▸ TASK DIRECTIONS: The response must consist of each line in the listing that has the word "MultiheadAttention" in it.

▸ STUDY MATERIAL:
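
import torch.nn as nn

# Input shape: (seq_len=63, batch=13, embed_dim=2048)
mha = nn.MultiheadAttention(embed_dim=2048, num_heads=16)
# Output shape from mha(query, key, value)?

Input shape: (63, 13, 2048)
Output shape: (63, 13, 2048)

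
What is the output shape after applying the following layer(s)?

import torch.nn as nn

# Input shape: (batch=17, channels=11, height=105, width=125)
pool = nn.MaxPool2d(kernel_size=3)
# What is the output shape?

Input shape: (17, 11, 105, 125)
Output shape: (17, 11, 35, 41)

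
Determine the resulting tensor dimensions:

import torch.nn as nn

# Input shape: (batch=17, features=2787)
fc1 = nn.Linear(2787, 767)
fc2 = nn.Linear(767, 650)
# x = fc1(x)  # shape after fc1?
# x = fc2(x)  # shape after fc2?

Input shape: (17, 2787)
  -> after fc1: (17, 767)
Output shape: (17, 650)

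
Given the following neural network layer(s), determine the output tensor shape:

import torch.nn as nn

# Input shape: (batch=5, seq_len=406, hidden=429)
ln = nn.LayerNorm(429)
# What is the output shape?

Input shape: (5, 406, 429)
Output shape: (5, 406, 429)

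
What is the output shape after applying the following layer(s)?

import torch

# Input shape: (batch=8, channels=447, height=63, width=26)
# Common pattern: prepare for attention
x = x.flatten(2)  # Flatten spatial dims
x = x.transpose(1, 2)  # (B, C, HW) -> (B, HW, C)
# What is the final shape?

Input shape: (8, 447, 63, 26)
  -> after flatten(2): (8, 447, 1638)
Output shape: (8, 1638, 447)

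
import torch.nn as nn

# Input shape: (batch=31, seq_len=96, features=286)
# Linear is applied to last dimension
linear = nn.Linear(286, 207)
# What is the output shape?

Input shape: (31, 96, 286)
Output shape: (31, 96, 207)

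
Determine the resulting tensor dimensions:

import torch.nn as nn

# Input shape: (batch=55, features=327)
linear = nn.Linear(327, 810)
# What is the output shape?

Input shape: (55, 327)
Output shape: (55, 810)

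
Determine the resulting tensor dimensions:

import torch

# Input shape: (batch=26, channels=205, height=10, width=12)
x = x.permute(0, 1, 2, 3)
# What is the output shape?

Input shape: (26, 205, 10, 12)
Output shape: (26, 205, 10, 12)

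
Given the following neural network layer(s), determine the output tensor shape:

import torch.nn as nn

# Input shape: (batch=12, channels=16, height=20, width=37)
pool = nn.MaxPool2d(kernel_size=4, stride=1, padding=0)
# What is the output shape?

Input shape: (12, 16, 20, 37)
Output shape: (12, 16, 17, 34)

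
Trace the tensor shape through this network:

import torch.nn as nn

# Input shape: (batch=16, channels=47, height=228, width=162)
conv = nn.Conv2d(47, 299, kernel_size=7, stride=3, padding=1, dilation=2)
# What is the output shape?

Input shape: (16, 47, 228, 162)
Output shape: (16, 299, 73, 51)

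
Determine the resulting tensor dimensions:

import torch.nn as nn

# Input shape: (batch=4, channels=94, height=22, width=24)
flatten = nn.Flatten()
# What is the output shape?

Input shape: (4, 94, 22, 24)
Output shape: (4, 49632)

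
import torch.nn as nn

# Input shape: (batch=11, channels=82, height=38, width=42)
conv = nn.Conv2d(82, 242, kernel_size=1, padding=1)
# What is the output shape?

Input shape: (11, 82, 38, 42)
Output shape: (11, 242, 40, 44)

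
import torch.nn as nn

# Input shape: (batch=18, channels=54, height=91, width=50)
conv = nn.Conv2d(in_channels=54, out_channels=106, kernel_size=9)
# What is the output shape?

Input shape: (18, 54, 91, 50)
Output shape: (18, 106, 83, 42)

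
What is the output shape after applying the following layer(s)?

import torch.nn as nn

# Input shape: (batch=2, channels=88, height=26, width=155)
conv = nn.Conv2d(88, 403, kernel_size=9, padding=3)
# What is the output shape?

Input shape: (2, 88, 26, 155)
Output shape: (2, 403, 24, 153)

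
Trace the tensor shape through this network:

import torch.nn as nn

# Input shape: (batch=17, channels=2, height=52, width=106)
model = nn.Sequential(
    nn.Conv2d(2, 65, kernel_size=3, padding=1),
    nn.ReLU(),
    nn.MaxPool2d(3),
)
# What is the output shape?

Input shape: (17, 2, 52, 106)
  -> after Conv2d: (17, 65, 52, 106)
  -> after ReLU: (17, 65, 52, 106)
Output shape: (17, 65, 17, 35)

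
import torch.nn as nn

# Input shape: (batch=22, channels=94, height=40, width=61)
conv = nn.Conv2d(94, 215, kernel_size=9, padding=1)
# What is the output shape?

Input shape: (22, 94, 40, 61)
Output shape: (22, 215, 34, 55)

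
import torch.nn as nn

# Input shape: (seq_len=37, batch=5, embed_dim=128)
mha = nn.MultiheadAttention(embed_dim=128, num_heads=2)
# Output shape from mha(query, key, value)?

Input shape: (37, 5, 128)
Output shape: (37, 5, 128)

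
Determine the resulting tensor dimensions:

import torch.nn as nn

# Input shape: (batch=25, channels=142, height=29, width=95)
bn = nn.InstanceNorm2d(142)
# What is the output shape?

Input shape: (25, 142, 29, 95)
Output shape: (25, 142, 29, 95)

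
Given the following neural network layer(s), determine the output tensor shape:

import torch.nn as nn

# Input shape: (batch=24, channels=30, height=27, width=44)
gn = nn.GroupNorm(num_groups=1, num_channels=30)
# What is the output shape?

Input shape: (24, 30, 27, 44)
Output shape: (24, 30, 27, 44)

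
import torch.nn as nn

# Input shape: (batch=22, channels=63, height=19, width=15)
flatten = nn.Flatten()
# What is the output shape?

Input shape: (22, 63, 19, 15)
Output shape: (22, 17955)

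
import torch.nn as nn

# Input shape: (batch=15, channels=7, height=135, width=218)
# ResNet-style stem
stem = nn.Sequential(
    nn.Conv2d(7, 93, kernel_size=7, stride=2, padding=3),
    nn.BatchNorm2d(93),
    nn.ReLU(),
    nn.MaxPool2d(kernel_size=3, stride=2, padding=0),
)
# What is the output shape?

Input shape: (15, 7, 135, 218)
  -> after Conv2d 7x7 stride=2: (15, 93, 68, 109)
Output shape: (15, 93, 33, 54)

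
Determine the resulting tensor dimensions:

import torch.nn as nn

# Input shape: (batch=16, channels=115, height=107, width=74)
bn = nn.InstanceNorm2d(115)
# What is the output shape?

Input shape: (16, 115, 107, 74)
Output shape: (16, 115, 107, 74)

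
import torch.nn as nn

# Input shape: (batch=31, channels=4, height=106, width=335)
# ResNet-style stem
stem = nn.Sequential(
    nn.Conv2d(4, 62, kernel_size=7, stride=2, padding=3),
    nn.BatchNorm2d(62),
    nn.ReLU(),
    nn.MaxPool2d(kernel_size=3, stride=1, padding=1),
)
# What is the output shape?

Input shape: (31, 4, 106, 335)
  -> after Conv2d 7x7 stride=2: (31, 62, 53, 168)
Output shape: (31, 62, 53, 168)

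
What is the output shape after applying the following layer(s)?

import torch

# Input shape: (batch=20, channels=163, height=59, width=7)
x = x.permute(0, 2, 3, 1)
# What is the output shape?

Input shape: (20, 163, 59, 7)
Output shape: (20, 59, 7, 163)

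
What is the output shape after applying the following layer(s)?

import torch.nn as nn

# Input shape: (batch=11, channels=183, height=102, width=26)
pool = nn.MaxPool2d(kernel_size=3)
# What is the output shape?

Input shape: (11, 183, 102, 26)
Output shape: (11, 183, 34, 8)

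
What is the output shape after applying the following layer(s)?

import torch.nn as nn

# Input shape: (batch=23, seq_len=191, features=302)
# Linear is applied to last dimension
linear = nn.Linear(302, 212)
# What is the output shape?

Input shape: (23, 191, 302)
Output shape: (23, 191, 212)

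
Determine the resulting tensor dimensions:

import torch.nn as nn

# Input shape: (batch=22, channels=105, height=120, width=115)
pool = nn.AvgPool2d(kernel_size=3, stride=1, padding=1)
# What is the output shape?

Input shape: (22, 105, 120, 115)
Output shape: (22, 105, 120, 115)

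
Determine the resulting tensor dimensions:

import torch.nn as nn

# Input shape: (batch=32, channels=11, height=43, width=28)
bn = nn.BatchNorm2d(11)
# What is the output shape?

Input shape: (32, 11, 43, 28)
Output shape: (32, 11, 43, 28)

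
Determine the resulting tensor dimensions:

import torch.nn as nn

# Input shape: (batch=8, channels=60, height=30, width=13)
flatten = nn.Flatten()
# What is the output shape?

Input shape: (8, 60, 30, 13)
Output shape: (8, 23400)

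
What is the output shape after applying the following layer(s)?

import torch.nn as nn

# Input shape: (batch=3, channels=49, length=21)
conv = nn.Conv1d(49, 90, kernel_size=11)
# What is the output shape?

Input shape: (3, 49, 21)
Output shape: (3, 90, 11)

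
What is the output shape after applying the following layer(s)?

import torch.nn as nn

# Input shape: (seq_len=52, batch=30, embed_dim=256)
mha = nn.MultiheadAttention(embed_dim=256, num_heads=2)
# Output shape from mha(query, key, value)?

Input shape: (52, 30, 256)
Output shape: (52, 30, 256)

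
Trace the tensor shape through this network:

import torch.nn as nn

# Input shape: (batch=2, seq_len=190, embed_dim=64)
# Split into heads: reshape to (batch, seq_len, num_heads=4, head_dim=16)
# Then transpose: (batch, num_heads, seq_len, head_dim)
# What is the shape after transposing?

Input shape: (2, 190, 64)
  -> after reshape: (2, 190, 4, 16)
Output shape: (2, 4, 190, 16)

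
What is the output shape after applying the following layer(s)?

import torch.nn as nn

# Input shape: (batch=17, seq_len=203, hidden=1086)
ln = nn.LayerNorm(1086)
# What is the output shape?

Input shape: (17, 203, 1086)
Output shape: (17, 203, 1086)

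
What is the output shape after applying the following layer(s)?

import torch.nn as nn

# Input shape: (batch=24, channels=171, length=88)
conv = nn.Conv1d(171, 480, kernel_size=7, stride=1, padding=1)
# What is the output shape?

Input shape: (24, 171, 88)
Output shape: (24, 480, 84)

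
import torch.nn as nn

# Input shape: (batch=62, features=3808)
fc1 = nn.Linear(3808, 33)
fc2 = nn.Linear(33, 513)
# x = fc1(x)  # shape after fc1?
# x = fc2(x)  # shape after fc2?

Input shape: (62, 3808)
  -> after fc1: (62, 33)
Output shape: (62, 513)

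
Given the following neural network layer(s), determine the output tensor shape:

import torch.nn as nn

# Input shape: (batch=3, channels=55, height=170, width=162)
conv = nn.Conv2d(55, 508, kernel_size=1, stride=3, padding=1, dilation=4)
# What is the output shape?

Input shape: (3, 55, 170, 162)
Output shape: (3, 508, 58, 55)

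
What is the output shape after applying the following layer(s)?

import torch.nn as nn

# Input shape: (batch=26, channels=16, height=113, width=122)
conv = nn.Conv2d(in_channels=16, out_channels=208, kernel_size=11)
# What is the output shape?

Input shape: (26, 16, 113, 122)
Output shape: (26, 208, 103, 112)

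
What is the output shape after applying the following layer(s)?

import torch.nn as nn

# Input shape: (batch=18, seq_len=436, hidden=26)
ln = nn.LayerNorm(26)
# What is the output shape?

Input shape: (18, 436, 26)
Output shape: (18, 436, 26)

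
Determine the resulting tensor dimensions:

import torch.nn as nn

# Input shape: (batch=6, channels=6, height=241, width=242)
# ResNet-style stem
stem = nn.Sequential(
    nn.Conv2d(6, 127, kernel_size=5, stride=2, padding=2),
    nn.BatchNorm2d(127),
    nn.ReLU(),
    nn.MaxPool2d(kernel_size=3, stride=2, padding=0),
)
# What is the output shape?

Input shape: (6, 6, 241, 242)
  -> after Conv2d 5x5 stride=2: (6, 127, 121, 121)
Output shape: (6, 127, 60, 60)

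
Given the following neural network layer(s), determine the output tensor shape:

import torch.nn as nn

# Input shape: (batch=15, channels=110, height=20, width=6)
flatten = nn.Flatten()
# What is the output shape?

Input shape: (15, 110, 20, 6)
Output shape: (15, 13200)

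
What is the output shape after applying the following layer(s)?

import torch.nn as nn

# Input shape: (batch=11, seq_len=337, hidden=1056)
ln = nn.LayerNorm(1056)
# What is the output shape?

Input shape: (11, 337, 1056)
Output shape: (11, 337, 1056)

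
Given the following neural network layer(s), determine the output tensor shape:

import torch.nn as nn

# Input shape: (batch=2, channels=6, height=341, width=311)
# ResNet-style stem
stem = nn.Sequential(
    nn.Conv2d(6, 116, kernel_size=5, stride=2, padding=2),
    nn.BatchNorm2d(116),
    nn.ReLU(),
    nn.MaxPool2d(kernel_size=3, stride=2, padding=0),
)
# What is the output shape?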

▸ EXERCISE RESULT:
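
mha = nn.MultiheadAttention(embed_dim=2048, num_heads=16)
mha = nn.MultiheadAttention(embed_dim=128, num_heads=2)
mha = nn.MultiheadAttention(embed_dim=256, num_heads=2)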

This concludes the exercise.